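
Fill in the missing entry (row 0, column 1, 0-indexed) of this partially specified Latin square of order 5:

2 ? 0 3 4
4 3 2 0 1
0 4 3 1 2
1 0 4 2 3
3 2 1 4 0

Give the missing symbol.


Row 0 contains symbols [0, 2, 3, 4] — missing [1].
Column 1 contains symbols [0, 2, 3, 4] — missing [1].
The missing symbol must appear in both missing sets; intersection = [1].
Therefore the hidden value is 1.

Missing value = 1.


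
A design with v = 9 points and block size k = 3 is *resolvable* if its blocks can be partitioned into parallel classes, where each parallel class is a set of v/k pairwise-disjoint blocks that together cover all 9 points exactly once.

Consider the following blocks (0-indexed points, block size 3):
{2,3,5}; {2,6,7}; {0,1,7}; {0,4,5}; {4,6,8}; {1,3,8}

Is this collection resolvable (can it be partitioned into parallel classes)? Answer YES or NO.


v = 9, block size k = 3, number of blocks = 6.
For resolvability, blocks must partition into parallel classes of size v/k = 3.
Total blocks must therefore be a multiple of 3: 6 = 3·2 + 0 ⇒ divisible ✓.
Greedy packing gives 2 candidate class(es). Each should be a full parallel class (size 3, covers all 9 points).
  Class 1 (3 blocks): {2,3,5}; {0,1,7}; {4,6,8}. Points covered: [0, 1, 2, 3, 4, 5, 6, 7, 8].
  Class 2 (3 blocks): {2,6,7}; {0,4,5}; {1,3,8}. Points covered: [0, 1, 2, 3, 4, 5, 6, 7, 8].
All classes full (size 3)? YES. All classes cover every point? YES.
Resolvable? YES.

YES


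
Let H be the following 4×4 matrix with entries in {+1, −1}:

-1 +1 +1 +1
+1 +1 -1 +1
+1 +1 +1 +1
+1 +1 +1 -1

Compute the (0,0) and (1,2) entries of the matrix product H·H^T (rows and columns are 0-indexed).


Row 0 of H: [-1, 1, 1, 1].
Row 1 of H: [1, 1, -1, 1].
Row 2 of H: [1, 1, 1, 1].
(H·H^T)[0][0] = Σ_j H[0][j]·H[0][j] = (-1)² + (1)² + (1)² + (1)² = 1 + 1 + 1 + 1 = 4.
(H·H^T)[1][2] = Σ_j H[1][j]·H[2][j] = (1)·(1) + (1)·(1) + (-1)·(1) + (1)·(1) = 1 + 1 + -1 + 1 = 2.
Rows 1 and 2 are not orthogonal (dot product = 2 ≠ 0), so H is not a Hadamard matrix.

(0,0) entry = 4; (1,2) entry = 2.


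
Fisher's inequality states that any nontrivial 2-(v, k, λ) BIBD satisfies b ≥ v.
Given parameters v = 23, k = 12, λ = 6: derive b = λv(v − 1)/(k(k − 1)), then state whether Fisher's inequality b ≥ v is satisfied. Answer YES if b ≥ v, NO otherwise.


r = λ(v − 1)/(k − 1) = 6·22/11 = 12.
b = vr/k = 23·12/12 = 23.
Fisher's inequality: b ≥ v ⇔ 23 ≥ 23? YES.

YES


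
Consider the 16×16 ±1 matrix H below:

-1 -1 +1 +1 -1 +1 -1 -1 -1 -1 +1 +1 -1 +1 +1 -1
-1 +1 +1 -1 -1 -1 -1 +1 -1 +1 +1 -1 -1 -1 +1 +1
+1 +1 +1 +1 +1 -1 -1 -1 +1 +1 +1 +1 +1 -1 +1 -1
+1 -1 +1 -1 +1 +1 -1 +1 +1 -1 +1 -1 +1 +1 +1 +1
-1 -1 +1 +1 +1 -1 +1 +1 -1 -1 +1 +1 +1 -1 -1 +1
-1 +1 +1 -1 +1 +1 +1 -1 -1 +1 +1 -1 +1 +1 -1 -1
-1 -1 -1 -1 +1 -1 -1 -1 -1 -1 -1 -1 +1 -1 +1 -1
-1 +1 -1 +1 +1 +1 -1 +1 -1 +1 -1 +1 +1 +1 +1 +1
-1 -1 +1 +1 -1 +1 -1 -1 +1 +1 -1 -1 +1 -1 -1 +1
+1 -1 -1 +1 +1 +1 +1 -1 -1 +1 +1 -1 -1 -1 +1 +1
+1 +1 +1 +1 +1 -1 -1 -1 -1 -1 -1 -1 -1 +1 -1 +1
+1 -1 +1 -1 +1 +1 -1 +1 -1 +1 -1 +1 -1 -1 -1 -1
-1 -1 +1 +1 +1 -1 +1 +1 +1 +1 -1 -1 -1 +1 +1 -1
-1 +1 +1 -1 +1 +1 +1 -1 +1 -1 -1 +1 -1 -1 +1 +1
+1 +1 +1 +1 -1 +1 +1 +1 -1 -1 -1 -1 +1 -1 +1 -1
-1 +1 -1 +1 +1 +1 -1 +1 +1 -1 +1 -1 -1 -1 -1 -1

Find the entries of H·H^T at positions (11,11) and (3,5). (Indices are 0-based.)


Row 3 of H: [1, -1, 1, -1, 1, 1, -1, 1, 1, -1, 1, -1, 1, 1, 1, 1].
Row 5 of H: [-1, 1, 1, -1, 1, 1, 1, -1, -1, 1, 1, -1, 1, 1, -1, -1].
Row 11 of H: [1, -1, 1, -1, 1, 1, -1, 1, -1, 1, -1, 1, -1, -1, -1, -1].
(H·H^T)[11][11] = Σ_j H[11][j]·H[11][j] = (1)² + (-1)² + (1)² + (-1)² + (1)² + (1)² + (-1)² + (1)² + (-1)² + (1)² + (-1)² + (1)² + (-1)² + (-1)² + (-1)² + (-1)² = 1 + 1 + 1 + 1 + 1 + 1 + 1 + 1 + 1 + 1 + 1 + 1 + 1 + 1 + 1 + 1 = 16.
(H·H^T)[3][5] = Σ_j H[3][j]·H[5][j] = (1)·(-1) + (-1)·(1) + (1)·(1) + (-1)·(-1) + (1)·(1) + (1)·(1) + (-1)·(1) + (1)·(-1) + (1)·(-1) + (-1)·(1) + (1)·(1) + (-1)·(-1) + (1)·(1) + (1)·(1) + (1)·(-1) + (1)·(-1) = -1 + -1 + 1 + 1 + 1 + 1 + -1 + -1 + -1 + -1 + 1 + 1 + 1 + 1 + -1 + -1 = 0.
So rows 3 and 5 are orthogonal; the diagonal entry equals n = 16.

(11,11) entry = 16; (3,5) entry = 0.


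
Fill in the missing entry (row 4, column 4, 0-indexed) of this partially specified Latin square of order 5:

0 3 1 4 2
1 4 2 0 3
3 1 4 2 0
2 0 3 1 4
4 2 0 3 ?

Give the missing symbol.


Row 4 contains symbols [0, 2, 3, 4] — missing [1].
Column 4 contains symbols [0, 2, 3, 4] — missing [1].
The missing symbol must appear in both missing sets; intersection = [1].
Therefore the hidden value is 1.

Missing value = 1.


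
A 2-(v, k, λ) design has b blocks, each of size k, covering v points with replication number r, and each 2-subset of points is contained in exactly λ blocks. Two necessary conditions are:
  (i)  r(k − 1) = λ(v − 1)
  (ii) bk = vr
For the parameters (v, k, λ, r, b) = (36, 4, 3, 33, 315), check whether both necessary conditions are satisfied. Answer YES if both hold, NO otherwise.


Condition (i): r(k − 1) = 33·3 = 99; λ(v − 1) = 3·35 = 105. Match? NO.
Condition (ii): bk = 315·4 = 1260; vr = 36·33 = 1188. Match? NO.
Both conditions hold? NO.

NO


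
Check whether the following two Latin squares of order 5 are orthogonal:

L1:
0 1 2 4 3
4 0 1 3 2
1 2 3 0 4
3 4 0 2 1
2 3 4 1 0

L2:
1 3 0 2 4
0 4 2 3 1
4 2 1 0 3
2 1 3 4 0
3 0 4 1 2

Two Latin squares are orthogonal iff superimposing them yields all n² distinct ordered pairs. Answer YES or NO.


Form the n² = 25 superimposed pairs (L1[i][j], L2[i][j]), row by row (rows and columns indexed from 0):
row 0: (0,1) (1,3) (2,0) (4,2) (3,4)
row 1: (4,0) (0,4) (1,2) (3,3) (2,1)
row 2: (1,4) (2,2) (3,1) (0,0) (4,3)
row 3: (3,2) (4,1) (0,3) (2,4) (1,0)
row 4: (2,3) (3,0) (4,4) (1,1) (0,2)
Orthogonality requires all 25 pairs distinct.
Check by first coordinate: for each symbol s of L1, list the L2 entries in the n cells where L1 = s; they must all differ.
  L1 = 0: L2 entries (in reading order) 1, 4, 0, 3, 2 — all 5 distinct ✓
  L1 = 1: L2 entries (in reading order) 3, 2, 4, 0, 1 — all 5 distinct ✓
  L1 = 2: L2 entries (in reading order) 0, 1, 2, 4, 3 — all 5 distinct ✓
  L1 = 3: L2 entries (in reading order) 4, 3, 1, 2, 0 — all 5 distinct ✓
  L1 = 4: L2 entries (in reading order) 2, 0, 3, 1, 4 — all 5 distinct ✓
Every symbol of L1 meets every symbol of L2 exactly once, so all 25 pairs are distinct (25 of 25).
Conclusion: YES.

YES


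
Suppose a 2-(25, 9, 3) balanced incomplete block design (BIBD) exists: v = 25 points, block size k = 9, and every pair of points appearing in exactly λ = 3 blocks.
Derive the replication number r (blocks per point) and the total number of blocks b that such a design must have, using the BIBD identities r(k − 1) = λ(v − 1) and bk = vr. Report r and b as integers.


Any 2-(v, k, λ) BIBD satisfies two necessary conditions:
  (i)  Each point sits in r blocks, and counting incidences through any fixed point gives r(k − 1) = λ(v − 1), so r = λ(v − 1)/(k − 1).
  (ii) Total incidences bk = vr, so b = vr/k.
Step 1: r = λ(v − 1)/(k − 1) = 3·(25 − 1)/(9 − 1) = 3·24/8 = 72/8 = 9.
Step 2: b = vr/k = 25·9/9 = 225/9 = 25.
Check integrality: r = 9 ∈ Z ✓, b = 25 ∈ Z ✓.
(These identities are necessary conditions: they determine r and b for any design with these parameters, but do not by themselves prove that one exists.)

r = 9, b = 25.


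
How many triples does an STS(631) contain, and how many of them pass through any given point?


An STS(v) is a 2-(v, 3, 1) BIBD: block size k = 3, λ = 1.
Replication: r(k − 1) = λ(v − 1) ⇒ r·2 = 631 − 1 = 630 ⇒ r = 315.
Block count: bk = vr ⇒ b·3 = 631·315 = 198765 ⇒ b = 66255.
(Check via b = v(v − 1)/6 = 631·630/6 = 397530/6 = 66255.)

r = 315, b = 66255.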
═══
__Directions for this task__:
An exact copy of the lines from the one containing "How many triples" through the last line of the material, both included, is to be printed, and nothing else.

__Finished exercise__:
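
How many triples does an STS(631) contain, and how many of them pass through any given point?


An STS(v) is a 2-(v, 3, 1) BIBD: block size k = 3, λ = 1.
Replication: r(k − 1) = λ(v − 1) ⇒ r·2 = 631 − 1 = 630 ⇒ r = 315.
Block count: bk = vr ⇒ b·3 = 631·315 = 198765 ⇒ b = 66255.
(Check via b = v(v − 1)/6 = 631·630/6 = 397530/6 = 66255.)

r = 315, b = 66255.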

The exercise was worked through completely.